■ **Exercise inputs**:

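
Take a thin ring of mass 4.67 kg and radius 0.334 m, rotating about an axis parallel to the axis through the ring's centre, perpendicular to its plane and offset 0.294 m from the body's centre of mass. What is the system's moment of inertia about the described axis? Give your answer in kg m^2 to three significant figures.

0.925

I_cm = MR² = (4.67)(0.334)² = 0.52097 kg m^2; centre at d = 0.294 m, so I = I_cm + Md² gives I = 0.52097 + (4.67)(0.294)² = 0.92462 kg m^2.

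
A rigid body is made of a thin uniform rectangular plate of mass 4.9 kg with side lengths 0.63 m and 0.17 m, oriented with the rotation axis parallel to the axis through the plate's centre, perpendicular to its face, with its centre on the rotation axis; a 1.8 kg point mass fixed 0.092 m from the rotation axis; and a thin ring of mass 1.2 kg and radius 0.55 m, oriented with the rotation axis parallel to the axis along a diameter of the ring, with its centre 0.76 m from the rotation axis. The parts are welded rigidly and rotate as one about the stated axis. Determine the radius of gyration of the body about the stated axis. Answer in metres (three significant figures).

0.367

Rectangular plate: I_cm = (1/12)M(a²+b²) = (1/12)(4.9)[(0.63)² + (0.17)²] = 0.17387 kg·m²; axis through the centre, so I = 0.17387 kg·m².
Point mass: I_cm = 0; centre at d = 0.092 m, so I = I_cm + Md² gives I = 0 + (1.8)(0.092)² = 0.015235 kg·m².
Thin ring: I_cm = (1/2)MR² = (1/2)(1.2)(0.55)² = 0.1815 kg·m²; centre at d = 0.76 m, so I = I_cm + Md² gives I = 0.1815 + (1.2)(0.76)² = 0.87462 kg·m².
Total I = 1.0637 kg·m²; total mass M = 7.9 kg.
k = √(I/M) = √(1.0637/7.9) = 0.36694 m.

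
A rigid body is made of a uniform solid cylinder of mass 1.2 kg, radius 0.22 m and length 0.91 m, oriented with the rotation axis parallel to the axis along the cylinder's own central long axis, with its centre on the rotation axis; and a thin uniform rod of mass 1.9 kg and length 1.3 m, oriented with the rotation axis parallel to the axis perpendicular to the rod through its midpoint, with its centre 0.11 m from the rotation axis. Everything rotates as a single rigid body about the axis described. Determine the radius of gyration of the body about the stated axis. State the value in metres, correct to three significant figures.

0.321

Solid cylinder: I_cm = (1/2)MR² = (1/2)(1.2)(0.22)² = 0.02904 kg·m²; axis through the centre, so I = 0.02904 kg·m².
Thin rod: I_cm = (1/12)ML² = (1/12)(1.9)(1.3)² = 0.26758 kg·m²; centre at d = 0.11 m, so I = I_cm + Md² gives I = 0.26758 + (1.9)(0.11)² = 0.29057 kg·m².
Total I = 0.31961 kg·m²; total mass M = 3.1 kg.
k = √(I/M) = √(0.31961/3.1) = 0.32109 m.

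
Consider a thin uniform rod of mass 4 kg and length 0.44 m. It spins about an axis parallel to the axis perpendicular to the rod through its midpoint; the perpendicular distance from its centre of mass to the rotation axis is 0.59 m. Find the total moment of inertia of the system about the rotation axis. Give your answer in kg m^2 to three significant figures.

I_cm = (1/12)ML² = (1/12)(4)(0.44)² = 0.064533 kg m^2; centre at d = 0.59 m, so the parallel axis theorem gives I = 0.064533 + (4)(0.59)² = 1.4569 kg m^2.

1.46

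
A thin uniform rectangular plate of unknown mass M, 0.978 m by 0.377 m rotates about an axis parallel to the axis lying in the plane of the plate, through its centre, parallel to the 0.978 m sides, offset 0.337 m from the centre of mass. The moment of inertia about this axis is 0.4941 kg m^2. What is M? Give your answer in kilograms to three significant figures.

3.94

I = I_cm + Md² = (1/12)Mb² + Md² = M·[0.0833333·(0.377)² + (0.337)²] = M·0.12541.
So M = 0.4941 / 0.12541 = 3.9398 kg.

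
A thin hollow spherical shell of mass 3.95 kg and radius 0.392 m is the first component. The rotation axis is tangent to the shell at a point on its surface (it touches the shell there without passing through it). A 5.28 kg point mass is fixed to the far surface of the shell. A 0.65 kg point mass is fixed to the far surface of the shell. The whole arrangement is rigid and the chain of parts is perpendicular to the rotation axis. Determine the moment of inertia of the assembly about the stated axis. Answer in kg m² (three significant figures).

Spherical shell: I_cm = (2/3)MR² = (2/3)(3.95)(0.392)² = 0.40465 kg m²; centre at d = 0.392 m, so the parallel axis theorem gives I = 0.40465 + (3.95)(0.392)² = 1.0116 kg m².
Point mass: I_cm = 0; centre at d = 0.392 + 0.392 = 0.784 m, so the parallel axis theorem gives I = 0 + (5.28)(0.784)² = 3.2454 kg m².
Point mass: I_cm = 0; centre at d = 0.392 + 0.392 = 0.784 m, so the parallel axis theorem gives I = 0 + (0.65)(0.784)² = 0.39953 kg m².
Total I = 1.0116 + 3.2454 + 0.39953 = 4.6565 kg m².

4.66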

■ **Brief**:
The answer must consist of all the entries, copied exactly.

■ **Output for this exercise**:
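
Take a thin ring of mass 4.67 kg and radius 0.334 m, rotating about an axis parallel to the axis through the ring's centre, perpendicular to its plane and offset 0.294 m from the body's centre of mass. What is the system's moment of inertia about the described axis? Give your answer in kg m^2 to three significant figures.

0.925

I_cm = MR² = (4.67)(0.334)² = 0.52097 kg m^2; centre at d = 0.294 m, so I = I_cm + Md² gives I = 0.52097 + (4.67)(0.294)² = 0.92462 kg m^2.

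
A rigid body is made of a thin uniform rectangular plate of mass 4.9 kg with side lengths 0.63 m and 0.17 m, oriented with the rotation axis parallel to the axis through the plate's centre, perpendicular to its face, with its centre on the rotation axis; a 1.8 kg point mass fixed 0.092 m from the rotation axis; and a thin ring of mass 1.2 kg and radius 0.55 m, oriented with the rotation axis parallel to the axis along a diameter of the ring, with its centre 0.76 m from the rotation axis. The parts are welded rigidly and rotate as one about the stated axis. Determine the radius of gyration of the body about the stated axis. Answer in metres (three significant figures).

0.367

Rectangular plate: I_cm = (1/12)M(a²+b²) = (1/12)(4.9)[(0.63)² + (0.17)²] = 0.17387 kg·m²; axis through the centre, so I = 0.17387 kg·m².
Point mass: I_cm = 0; centre at d = 0.092 m, so I = I_cm + Md² gives I = 0 + (1.8)(0.092)² = 0.015235 kg·m².
Thin ring: I_cm = (1/2)MR² = (1/2)(1.2)(0.55)² = 0.1815 kg·m²; centre at d = 0.76 m, so I = I_cm + Md² gives I = 0.1815 + (1.2)(0.76)² = 0.87462 kg·m².
Total I = 1.0637 kg·m²; total mass M = 7.9 kg.
k = √(I/M) = √(1.0637/7.9) = 0.36694 m.

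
A rigid body is made of a uniform solid cylinder of mass 1.2 kg, radius 0.22 m and length 0.91 m, oriented with the rotation axis parallel to the axis along the cylinder's own central long axis, with its centre on the rotation axis; and a thin uniform rod of mass 1.9 kg and length 1.3 m, oriented with the rotation axis parallel to the axis perpendicular to the rod through its midpoint, with its centre 0.11 m from the rotation axis. Everything rotates as a single rigid body about the axis described. Determine the radius of gyration of the body about the stated axis. State the value in metres, correct to three significant figures.

0.321

Solid cylinder: I_cm = (1/2)MR² = (1/2)(1.2)(0.22)² = 0.02904 kg·m²; axis through the centre, so I = 0.02904 kg·m².
Thin rod: I_cm = (1/12)ML² = (1/12)(1.9)(1.3)² = 0.26758 kg·m²; centre at d = 0.11 m, so I = I_cm + Md² gives I = 0.26758 + (1.9)(0.11)² = 0.29057 kg·m².
Total I = 0.31961 kg·m²; total mass M = 3.1 kg.
k = √(I/M) = √(0.31961/3.1) = 0.32109 m.

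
Consider a thin uniform rod of mass 4 kg and length 0.44 m. It spins about an axis parallel to the axis perpendicular to the rod through its midpoint; the perpendicular distance from its centre of mass to the rotation axis is 0.59 m. Find the total moment of inertia of the system about the rotation axis. Give your answer in kg m^2 to three significant figures.

I_cm = (1/12)ML² = (1/12)(4)(0.44)² = 0.064533 kg m^2; centre at d = 0.59 m, so the parallel axis theorem gives I = 0.064533 + (4)(0.59)² = 1.4569 kg m^2.

1.46

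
A thin uniform rectangular plate of unknown mass M, 0.978 m by 0.377 m rotates about an axis parallel to the axis lying in the plane of the plate, through its centre, parallel to the 0.978 m sides, offset 0.337 m from the centre of mass. The moment of inertia about this axis is 0.4941 kg m^2. What is M? Give your answer in kilograms to three significant figures.

3.94

I = I_cm + Md² = (1/12)Mb² + Md² = M·[0.0833333·(0.377)² + (0.337)²] = M·0.12541.
So M = 0.4941 / 0.12541 = 3.9398 kg.

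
A thin hollow spherical shell of mass 3.95 kg and radius 0.392 m is the first component. The rotation axis is tangent to the shell at a point on its surface (it touches the shell there without passing through it). A 5.28 kg point mass is fixed to the far surface of the shell. A 0.65 kg point mass is fixed to the far surface of the shell. The whole arrangement is rigid and the chain of parts is perpendicular to the rotation axis. Determine the moment of inertia of the assembly about the stated axis. Answer in kg m² (three significant figures).

Spherical shell: I_cm = (2/3)MR² = (2/3)(3.95)(0.392)² = 0.40465 kg m²; centre at d = 0.392 m, so the parallel axis theorem gives I = 0.40465 + (3.95)(0.392)² = 1.0116 kg m².
Point mass: I_cm = 0; centre at d = 0.392 + 0.392 = 0.784 m, so the parallel axis theorem gives I = 0 + (5.28)(0.784)² = 3.2454 kg m².
Point mass: I_cm = 0; centre at d = 0.392 + 0.392 = 0.784 m, so the parallel axis theorem gives I = 0 + (0.65)(0.784)² = 0.39953 kg m².
Total I = 1.0116 + 3.2454 + 0.39953 = 4.6565 kg m².

4.66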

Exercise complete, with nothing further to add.